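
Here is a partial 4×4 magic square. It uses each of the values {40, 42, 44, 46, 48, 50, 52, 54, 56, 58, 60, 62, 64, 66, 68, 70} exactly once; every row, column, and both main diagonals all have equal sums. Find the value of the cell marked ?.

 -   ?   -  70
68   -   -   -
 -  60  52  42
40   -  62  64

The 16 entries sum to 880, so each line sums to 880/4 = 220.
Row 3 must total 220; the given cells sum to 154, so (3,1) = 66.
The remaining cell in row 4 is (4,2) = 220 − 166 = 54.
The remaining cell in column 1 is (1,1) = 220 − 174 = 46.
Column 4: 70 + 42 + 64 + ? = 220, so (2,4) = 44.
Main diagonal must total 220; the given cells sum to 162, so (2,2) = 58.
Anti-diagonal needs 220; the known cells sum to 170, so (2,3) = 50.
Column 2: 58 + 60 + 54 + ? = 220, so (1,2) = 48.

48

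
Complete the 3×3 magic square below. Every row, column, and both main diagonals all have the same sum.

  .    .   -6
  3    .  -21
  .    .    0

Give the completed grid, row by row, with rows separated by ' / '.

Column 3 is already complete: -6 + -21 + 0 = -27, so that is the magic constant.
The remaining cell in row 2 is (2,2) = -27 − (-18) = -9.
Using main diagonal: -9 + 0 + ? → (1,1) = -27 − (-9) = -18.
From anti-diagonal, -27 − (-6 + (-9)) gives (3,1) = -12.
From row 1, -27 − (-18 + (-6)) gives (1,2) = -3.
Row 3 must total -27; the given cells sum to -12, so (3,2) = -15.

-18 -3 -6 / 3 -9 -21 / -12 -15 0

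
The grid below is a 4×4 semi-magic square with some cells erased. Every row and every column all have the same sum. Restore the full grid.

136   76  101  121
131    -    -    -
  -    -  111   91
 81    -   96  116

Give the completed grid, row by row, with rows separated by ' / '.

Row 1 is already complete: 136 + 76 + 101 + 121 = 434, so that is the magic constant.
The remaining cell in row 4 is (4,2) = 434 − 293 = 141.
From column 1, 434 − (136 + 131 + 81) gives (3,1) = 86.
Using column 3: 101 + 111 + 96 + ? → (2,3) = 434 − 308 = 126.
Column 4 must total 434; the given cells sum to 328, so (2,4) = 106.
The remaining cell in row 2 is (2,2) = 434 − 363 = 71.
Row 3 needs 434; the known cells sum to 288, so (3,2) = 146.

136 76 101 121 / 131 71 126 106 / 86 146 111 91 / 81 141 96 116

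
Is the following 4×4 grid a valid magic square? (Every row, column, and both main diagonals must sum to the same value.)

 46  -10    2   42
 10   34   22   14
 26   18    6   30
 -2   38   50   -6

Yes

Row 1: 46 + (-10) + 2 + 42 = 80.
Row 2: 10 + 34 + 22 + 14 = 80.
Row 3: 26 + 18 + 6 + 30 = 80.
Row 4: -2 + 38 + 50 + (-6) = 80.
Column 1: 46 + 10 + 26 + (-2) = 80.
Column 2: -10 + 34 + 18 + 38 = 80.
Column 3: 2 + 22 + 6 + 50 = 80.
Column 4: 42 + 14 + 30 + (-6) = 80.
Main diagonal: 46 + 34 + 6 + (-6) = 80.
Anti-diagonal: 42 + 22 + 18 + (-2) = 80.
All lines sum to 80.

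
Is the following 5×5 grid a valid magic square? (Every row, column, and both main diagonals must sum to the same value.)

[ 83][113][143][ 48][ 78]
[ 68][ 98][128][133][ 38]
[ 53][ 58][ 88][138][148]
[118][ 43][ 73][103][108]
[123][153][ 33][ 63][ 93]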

======

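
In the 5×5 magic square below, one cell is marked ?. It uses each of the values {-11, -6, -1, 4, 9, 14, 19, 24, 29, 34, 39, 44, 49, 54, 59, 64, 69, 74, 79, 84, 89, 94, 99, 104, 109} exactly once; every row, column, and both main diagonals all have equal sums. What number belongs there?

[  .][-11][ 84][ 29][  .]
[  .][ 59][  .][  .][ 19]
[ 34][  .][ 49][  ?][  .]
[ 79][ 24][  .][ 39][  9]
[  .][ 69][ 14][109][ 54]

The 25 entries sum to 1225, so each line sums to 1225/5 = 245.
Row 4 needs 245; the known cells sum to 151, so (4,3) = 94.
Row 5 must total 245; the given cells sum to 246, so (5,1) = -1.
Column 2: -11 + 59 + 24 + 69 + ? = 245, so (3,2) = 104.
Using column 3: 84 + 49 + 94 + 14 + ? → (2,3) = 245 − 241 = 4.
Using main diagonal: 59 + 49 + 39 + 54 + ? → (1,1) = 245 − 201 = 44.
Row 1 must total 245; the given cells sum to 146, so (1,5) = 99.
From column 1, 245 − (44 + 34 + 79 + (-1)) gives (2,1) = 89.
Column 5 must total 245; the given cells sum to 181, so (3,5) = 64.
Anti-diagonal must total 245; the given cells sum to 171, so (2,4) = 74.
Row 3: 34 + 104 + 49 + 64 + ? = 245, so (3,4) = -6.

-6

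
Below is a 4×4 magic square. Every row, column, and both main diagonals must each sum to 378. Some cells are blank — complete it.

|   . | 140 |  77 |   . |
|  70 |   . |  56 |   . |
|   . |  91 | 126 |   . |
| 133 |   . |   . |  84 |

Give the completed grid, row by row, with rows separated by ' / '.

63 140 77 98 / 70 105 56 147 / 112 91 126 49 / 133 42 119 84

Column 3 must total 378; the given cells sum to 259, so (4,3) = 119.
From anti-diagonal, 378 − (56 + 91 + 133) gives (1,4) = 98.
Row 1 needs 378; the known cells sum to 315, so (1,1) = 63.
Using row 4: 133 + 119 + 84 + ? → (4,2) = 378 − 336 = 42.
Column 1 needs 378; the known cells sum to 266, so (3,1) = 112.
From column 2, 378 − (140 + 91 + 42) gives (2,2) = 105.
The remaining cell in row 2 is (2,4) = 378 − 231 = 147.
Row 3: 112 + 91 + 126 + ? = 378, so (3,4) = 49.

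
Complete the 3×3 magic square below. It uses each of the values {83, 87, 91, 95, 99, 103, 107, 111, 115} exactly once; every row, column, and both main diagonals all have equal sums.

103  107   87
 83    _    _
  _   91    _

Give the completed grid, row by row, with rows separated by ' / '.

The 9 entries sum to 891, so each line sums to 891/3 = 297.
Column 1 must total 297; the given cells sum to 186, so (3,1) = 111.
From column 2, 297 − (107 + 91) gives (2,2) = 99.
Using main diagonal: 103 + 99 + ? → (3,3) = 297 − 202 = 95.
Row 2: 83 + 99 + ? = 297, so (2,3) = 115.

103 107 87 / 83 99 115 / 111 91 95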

======

*Task to complete*.
The lines of the records that contain the string "uses" should be located and copied.

*Task solution*.
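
Here is a partial 4×4 magic square. It uses each of the values {40, 42, 44, 46, 48, 50, 52, 54, 56, 58, 60, 62, 64, 66, 68, 70} exactly once; every row, column, and both main diagonals all have equal sums. Find the value of the cell marked ?.
In the 5×5 magic square below, one cell is marked ?. It uses each of the values {-11, -6, -1, 4, 9, 14, 19, 24, 29, 34, 39, 44, 49, 54, 59, 64, 69, 74, 79, 84, 89, 94, 99, 104, 109} exactly once; every row, column, and both main diagonals all have equal sums. What number belongs there?
Complete the 3×3 magic square below. It uses each of the values {83, 87, 91, 95, 99, 103, 107, 111, 115} exactly once; every row, column, and both main diagonals all have equal sums.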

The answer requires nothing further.